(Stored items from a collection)

#####

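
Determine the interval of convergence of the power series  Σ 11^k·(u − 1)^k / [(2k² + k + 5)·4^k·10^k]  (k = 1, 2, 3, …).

[-29/11, 51/11]

Ratio test: |a_{k+1}/a_k| = [(2k² + k + 5)/(2(k+1)² + (k+1) + 5)] · 11/(4·10) → 11/40 as k → ∞.
Thus R = 1/(11/40) = 40/11.
Check u = 51/11: the terms are on the order of 1/k², so the series converges absolutely by comparison with the p-series (p = 2 > 1).
Check u = -29/11: absolute convergence follows by limit comparison with Σ 1/k².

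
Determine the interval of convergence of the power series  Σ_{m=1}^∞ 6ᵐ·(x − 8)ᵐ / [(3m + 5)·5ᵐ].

By the ratio test, |a_{m+1}/a_m| = [(3m + 5)/(3(m+1) + 5)] · 6/5 → 6/5.
The series converges when 6/5 · |x − 8| < 1, giving R = 5/6.
When x = 53/6, the terms behave like c/m; limit comparison with the harmonic series gives divergence.
When x = 43/6, the terms alternate in sign and decrease monotonically to 0 in absolute value (size ~ c/m), so the alternating series test gives convergence.

[43/6, 53/6)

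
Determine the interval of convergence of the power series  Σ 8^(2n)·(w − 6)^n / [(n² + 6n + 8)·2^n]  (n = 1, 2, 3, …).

[191/32, 193/32]

Ratio test: |a_{n+1}/a_n| = [(n² + 6n + 8)/((n+1)² + 6(n+1) + 8)] · 64/2 → 32 as n → ∞.
Hence the series converges for |w − 6| < 1/(32) = 1/32, so the radius of convergence is 1/32.
Endpoint w = 193/32: absolute convergence follows by limit comparison with Σ 1/n².
Endpoint w = 191/32: the terms are on the order of 1/n², so the series converges absolutely by comparison with the p-series (p = 2 > 1).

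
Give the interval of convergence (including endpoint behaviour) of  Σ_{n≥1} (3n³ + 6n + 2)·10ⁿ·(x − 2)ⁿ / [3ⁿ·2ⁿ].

By the ratio test, |a_{n+1}/a_n| = [(3(n+1)³ + 6(n+1) + 2)/(3n³ + 6n + 2)] · 10/(3·2) → 5/3.
Thus R = 1/(5/3) = 3/5.
Endpoint x = 13/5: the terms do not tend to 0, so the series diverges.
When x = 7/5, the n-th term does not approach 0; divergence by the term test.

(7/5, 13/5)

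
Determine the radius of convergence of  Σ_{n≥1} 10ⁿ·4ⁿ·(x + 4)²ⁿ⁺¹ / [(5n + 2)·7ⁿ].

The ratio of consecutive coefficients is [(5n + 2)/(5(n+1) + 2)] · 10·4/7 → 40/7.
Since the exponent of (x + 4) increases by 2 each term, convergence requires |x + 4|² < 7/40, hence R = √70/20.

R = √70/20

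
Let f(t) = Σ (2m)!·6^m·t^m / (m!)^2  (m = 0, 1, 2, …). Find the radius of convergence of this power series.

R = 1/24

The ratio of consecutive coefficients is (2m+1)·(2m+2)/(m+1)² · 6 → 24.
Thus R = 1/(24) = 1/24.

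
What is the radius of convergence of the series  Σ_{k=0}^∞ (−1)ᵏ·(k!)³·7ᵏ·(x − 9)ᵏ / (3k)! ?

The ratio of consecutive coefficients is (k+1)³/[(3k+1)·(3k+2)·(3k+3)] · 7 → 7/27.
Thus R = 1/(7/27) = 27/7.

R = 27/7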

#####

§ **Exercise requirements**
Output every record in full, exactly as it was given.

§ **Response area**
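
Determine the interval of convergence of the power series  Σ 11^k·(u − 1)^k / [(2k² + k + 5)·4^k·10^k]  (k = 1, 2, 3, …).

[-29/11, 51/11]

Ratio test: |a_{k+1}/a_k| = [(2k² + k + 5)/(2(k+1)² + (k+1) + 5)] · 11/(4·10) → 11/40 as k → ∞.
Thus R = 1/(11/40) = 40/11.
Check u = 51/11: the terms are on the order of 1/k², so the series converges absolutely by comparison with the p-series (p = 2 > 1).
Check u = -29/11: absolute convergence follows by limit comparison with Σ 1/k².

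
Determine the interval of convergence of the power series  Σ_{m=1}^∞ 6ᵐ·(x − 8)ᵐ / [(3m + 5)·5ᵐ].

By the ratio test, |a_{m+1}/a_m| = [(3m + 5)/(3(m+1) + 5)] · 6/5 → 6/5.
The series converges when 6/5 · |x − 8| < 1, giving R = 5/6.
When x = 53/6, the terms behave like c/m; limit comparison with the harmonic series gives divergence.
When x = 43/6, the terms alternate in sign and decrease monotonically to 0 in absolute value (size ~ c/m), so the alternating series test gives convergence.

[43/6, 53/6)

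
Determine the interval of convergence of the power series  Σ 8^(2n)·(w − 6)^n / [(n² + 6n + 8)·2^n]  (n = 1, 2, 3, …).

[191/32, 193/32]

Ratio test: |a_{n+1}/a_n| = [(n² + 6n + 8)/((n+1)² + 6(n+1) + 8)] · 64/2 → 32 as n → ∞.
Hence the series converges for |w − 6| < 1/(32) = 1/32, so the radius of convergence is 1/32.
Endpoint w = 193/32: absolute convergence follows by limit comparison with Σ 1/n².
Endpoint w = 191/32: the terms are on the order of 1/n², so the series converges absolutely by comparison with the p-series (p = 2 > 1).

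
Give the interval of convergence (including endpoint behaviour) of  Σ_{n≥1} (3n³ + 6n + 2)·10ⁿ·(x − 2)ⁿ / [3ⁿ·2ⁿ].

By the ratio test, |a_{n+1}/a_n| = [(3(n+1)³ + 6(n+1) + 2)/(3n³ + 6n + 2)] · 10/(3·2) → 5/3.
Thus R = 1/(5/3) = 3/5.
Endpoint x = 13/5: the terms do not tend to 0, so the series diverges.
When x = 7/5, the n-th term does not approach 0; divergence by the term test.

(7/5, 13/5)

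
Determine the radius of convergence of  Σ_{n≥1} 10ⁿ·4ⁿ·(x + 4)²ⁿ⁺¹ / [(5n + 2)·7ⁿ].

The ratio of consecutive coefficients is [(5n + 2)/(5(n+1) + 2)] · 10·4/7 → 40/7.
Since the exponent of (x + 4) increases by 2 each term, convergence requires |x + 4|² < 7/40, hence R = √70/20.

R = √70/20

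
Let f(t) = Σ (2m)!·6^m·t^m / (m!)^2  (m = 0, 1, 2, …). Find the radius of convergence of this power series.

R = 1/24

The ratio of consecutive coefficients is (2m+1)·(2m+2)/(m+1)² · 6 → 24.
Thus R = 1/(24) = 1/24.

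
What is the radius of convergence of the series  Σ_{k=0}^∞ (−1)ᵏ·(k!)³·7ᵏ·(x − 9)ᵏ / (3k)! ?

The ratio of consecutive coefficients is (k+1)³/[(3k+1)·(3k+2)·(3k+3)] · 7 → 7/27.
Thus R = 1/(7/27) = 27/7.

R = 27/7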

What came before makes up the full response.